— EXERCISE —
In the data below, how many lines contain the string "system"? Give only the number.

— DATASET ENTRIES —
++++++

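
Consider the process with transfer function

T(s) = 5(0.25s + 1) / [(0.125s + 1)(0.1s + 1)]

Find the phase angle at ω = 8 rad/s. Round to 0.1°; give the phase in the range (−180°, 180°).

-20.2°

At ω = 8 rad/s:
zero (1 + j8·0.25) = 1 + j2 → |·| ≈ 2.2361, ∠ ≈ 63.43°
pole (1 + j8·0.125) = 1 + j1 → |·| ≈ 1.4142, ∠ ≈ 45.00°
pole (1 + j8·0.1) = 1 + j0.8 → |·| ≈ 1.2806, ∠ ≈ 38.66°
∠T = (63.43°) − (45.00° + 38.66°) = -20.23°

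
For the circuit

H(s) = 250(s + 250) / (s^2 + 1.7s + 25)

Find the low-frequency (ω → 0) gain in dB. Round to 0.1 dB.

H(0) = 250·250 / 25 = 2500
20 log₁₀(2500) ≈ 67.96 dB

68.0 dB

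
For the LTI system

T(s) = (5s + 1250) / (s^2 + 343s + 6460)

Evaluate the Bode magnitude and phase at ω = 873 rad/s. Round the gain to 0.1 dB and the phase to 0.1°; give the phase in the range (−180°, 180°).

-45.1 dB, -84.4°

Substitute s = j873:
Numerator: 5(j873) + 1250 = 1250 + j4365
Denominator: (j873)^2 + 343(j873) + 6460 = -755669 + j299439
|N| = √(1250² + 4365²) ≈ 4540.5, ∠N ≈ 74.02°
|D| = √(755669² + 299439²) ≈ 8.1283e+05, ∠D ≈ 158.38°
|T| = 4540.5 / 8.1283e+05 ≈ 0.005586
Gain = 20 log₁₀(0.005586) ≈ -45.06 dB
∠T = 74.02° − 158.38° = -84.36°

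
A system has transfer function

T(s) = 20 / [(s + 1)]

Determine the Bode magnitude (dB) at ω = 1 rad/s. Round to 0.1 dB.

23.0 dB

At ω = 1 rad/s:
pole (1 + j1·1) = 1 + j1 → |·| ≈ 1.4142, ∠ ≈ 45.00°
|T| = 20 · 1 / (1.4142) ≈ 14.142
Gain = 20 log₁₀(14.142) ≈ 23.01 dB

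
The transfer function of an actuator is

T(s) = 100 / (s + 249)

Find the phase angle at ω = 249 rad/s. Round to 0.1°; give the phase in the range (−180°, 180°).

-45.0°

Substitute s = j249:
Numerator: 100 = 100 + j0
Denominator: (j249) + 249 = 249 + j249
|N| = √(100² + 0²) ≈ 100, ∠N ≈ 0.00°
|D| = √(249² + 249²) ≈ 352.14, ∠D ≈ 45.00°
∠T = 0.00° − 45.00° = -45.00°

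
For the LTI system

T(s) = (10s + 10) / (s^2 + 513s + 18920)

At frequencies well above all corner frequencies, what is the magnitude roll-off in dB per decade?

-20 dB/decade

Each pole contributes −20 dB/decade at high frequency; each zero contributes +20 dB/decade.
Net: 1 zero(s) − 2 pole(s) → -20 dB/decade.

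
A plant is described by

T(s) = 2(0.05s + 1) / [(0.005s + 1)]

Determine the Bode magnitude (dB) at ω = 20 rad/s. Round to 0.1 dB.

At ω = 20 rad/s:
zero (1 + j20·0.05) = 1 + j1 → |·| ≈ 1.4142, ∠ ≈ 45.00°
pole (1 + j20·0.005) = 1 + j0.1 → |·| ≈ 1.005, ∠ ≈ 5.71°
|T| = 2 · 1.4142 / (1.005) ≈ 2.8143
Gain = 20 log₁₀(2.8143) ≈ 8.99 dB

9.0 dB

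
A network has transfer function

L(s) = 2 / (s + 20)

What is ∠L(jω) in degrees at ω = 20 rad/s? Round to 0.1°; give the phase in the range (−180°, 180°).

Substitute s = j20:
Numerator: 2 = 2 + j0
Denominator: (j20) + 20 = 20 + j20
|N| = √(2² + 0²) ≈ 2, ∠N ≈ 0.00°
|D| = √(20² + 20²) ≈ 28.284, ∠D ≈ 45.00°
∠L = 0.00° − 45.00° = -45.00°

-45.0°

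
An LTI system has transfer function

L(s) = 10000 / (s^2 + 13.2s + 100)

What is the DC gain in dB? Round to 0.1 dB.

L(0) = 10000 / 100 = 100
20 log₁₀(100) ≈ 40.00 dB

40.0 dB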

++++++

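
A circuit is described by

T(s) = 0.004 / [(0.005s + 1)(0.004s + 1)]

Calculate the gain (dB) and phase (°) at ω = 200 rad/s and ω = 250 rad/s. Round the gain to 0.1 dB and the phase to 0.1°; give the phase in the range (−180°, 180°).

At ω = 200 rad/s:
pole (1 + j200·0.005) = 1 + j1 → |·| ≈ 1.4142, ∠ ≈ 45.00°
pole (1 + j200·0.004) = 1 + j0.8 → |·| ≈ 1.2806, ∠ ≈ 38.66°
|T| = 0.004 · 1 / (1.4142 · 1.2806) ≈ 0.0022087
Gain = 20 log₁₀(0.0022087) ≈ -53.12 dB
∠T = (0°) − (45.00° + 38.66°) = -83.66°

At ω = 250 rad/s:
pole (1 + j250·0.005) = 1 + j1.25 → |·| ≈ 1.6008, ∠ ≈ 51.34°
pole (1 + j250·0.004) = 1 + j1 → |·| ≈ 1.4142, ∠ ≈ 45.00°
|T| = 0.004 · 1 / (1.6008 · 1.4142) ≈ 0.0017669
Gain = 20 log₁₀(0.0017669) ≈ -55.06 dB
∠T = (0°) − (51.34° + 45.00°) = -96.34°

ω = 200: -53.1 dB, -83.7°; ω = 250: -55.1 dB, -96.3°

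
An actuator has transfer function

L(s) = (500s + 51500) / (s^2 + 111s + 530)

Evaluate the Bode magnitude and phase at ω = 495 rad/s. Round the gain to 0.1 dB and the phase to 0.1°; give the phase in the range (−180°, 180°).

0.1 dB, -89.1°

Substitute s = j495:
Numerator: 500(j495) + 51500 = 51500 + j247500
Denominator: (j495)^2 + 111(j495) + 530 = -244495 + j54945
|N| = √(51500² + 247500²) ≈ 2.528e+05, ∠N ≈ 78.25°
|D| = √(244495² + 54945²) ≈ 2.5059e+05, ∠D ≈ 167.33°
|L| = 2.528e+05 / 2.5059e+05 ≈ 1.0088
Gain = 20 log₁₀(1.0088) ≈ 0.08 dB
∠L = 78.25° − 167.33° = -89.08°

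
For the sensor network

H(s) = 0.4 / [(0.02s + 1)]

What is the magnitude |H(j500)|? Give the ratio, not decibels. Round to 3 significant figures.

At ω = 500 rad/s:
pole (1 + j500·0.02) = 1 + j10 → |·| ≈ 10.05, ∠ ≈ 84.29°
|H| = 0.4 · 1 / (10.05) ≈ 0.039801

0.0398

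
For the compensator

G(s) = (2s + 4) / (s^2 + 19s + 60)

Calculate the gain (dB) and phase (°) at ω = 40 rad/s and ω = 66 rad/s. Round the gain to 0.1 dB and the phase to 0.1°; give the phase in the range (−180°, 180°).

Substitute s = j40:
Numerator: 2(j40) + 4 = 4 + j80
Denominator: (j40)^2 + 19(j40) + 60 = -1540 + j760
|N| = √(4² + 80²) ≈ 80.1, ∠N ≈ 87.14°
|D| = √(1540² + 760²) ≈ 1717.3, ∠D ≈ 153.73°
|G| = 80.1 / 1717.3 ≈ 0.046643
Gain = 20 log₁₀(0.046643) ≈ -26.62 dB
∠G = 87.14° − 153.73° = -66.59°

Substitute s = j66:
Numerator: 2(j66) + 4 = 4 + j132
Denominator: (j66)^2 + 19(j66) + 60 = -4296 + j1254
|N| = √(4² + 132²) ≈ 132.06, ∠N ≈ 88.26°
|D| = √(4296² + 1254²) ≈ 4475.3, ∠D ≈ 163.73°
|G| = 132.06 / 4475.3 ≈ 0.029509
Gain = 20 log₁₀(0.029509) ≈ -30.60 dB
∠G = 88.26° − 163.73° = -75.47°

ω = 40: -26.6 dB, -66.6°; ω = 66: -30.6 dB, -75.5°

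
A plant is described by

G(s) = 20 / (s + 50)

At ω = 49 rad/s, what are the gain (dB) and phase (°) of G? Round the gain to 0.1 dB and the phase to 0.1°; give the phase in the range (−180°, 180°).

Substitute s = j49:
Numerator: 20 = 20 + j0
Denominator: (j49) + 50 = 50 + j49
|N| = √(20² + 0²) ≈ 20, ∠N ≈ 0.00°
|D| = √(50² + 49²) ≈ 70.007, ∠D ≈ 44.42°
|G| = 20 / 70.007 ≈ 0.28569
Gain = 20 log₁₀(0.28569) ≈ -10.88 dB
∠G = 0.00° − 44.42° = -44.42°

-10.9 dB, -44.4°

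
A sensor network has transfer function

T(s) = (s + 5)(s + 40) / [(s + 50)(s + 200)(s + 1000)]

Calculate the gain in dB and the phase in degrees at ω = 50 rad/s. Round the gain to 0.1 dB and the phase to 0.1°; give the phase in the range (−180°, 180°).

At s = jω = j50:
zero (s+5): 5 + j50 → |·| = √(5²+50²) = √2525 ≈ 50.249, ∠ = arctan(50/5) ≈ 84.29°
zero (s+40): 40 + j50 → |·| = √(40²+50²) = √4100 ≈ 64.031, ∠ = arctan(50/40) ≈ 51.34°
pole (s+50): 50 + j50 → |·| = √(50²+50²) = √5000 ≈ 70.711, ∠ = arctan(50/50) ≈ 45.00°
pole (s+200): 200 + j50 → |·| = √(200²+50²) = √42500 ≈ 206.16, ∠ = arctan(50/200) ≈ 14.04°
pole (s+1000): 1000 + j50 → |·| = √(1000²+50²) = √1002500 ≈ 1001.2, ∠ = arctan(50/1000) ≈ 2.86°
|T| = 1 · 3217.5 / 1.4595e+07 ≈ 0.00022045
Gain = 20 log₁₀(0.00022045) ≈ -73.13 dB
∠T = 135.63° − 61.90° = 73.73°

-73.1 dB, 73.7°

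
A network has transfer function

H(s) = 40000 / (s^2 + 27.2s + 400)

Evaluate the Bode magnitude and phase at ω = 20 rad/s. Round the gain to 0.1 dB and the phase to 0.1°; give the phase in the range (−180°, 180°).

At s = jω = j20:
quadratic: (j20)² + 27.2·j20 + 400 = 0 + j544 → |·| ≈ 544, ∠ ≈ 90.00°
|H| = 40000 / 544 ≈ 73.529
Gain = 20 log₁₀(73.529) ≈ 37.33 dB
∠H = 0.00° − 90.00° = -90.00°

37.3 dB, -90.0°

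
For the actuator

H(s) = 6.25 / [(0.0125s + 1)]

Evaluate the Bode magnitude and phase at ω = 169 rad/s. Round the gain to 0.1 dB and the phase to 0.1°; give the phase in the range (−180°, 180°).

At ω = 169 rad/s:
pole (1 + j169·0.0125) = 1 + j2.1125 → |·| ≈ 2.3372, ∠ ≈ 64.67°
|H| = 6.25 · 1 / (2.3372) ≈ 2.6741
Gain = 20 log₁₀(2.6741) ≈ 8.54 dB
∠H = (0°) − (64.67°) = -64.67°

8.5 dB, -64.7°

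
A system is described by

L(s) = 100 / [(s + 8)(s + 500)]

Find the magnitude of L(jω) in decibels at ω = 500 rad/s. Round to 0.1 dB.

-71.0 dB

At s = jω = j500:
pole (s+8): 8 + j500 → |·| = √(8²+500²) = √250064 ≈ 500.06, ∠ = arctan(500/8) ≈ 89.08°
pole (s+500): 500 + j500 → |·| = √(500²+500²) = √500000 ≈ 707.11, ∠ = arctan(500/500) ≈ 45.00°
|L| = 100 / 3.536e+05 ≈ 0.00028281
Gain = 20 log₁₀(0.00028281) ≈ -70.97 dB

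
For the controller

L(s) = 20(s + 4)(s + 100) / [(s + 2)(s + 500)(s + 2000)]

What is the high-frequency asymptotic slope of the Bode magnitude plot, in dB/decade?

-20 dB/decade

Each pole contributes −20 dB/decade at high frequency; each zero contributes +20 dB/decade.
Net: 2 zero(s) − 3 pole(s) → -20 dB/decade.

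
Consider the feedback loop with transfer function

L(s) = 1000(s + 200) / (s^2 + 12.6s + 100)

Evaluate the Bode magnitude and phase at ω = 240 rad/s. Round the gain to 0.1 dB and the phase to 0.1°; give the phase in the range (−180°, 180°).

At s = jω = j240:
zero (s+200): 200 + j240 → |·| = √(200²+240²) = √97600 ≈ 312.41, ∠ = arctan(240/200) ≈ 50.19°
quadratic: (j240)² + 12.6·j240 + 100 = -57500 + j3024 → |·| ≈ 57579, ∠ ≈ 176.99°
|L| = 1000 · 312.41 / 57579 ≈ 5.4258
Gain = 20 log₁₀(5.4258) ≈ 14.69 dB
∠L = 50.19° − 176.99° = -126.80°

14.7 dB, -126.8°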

++++++

— FINISHED TASK —
5